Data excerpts
━━━━

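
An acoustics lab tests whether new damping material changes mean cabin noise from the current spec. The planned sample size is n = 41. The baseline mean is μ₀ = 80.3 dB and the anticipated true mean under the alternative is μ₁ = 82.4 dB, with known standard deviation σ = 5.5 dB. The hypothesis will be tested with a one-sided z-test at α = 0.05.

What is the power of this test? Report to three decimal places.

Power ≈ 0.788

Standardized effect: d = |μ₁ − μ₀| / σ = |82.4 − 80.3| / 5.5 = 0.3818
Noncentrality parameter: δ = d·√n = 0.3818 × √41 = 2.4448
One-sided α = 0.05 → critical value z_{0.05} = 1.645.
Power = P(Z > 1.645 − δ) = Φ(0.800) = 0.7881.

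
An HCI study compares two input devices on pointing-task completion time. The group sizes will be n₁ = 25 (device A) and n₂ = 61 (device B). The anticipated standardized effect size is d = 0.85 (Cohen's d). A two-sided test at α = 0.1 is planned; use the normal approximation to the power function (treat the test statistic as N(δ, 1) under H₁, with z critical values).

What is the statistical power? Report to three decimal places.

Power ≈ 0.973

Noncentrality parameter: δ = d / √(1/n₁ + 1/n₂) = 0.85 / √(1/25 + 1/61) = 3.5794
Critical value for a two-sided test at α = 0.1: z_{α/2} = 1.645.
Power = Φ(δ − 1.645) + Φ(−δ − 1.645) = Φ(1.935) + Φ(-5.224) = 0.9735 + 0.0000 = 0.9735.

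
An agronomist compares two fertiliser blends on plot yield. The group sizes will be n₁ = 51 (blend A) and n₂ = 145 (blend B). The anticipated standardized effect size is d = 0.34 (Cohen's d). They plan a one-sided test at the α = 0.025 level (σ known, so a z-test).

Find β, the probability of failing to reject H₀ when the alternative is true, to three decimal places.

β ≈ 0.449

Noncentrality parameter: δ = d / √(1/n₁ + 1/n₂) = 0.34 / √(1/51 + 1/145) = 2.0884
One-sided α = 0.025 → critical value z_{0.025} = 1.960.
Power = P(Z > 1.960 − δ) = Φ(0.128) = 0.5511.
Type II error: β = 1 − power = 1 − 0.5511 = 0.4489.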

━━━━

To do> What you return must match the records exactly, line for line.

Response box>
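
An acoustics lab tests whether new damping material changes mean cabin noise from the current spec. The planned sample size is n = 41. The baseline mean is μ₀ = 80.3 dB and the anticipated true mean under the alternative is μ₁ = 82.4 dB, with known standard deviation σ = 5.5 dB. The hypothesis will be tested with a one-sided z-test at α = 0.05.

What is the power of this test? Report to three decimal places.

Power ≈ 0.788

Standardized effect: d = |μ₁ − μ₀| / σ = |82.4 − 80.3| / 5.5 = 0.3818
Noncentrality parameter: δ = d·√n = 0.3818 × √41 = 2.4448
One-sided α = 0.05 → critical value z_{0.05} = 1.645.
Power = P(Z > 1.645 − δ) = Φ(0.800) = 0.7881.

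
An HCI study compares two input devices on pointing-task completion time. The group sizes will be n₁ = 25 (device A) and n₂ = 61 (device B). The anticipated standardized effect size is d = 0.85 (Cohen's d). A two-sided test at α = 0.1 is planned; use the normal approximation to the power function (treat the test statistic as N(δ, 1) under H₁, with z critical values).

What is the statistical power? Report to three decimal places.

Power ≈ 0.973

Noncentrality parameter: δ = d / √(1/n₁ + 1/n₂) = 0.85 / √(1/25 + 1/61) = 3.5794
Critical value for a two-sided test at α = 0.1: z_{α/2} = 1.645.
Power = Φ(δ − 1.645) + Φ(−δ − 1.645) = Φ(1.935) + Φ(-5.224) = 0.9735 + 0.0000 = 0.9735.

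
An agronomist compares two fertiliser blends on plot yield. The group sizes will be n₁ = 51 (blend A) and n₂ = 145 (blend B). The anticipated standardized effect size is d = 0.34 (Cohen's d). They plan a one-sided test at the α = 0.025 level (σ known, so a z-test).

Find β, the probability of failing to reject H₀ when the alternative is true, to three decimal places.

β ≈ 0.449

Noncentrality parameter: δ = d / √(1/n₁ + 1/n₂) = 0.34 / √(1/51 + 1/145) = 2.0884
One-sided α = 0.025 → critical value z_{0.025} = 1.960.
Power = P(Z > 1.960 − δ) = Φ(0.128) = 0.5511.
Type II error: β = 1 − power = 1 − 0.5511 = 0.4489.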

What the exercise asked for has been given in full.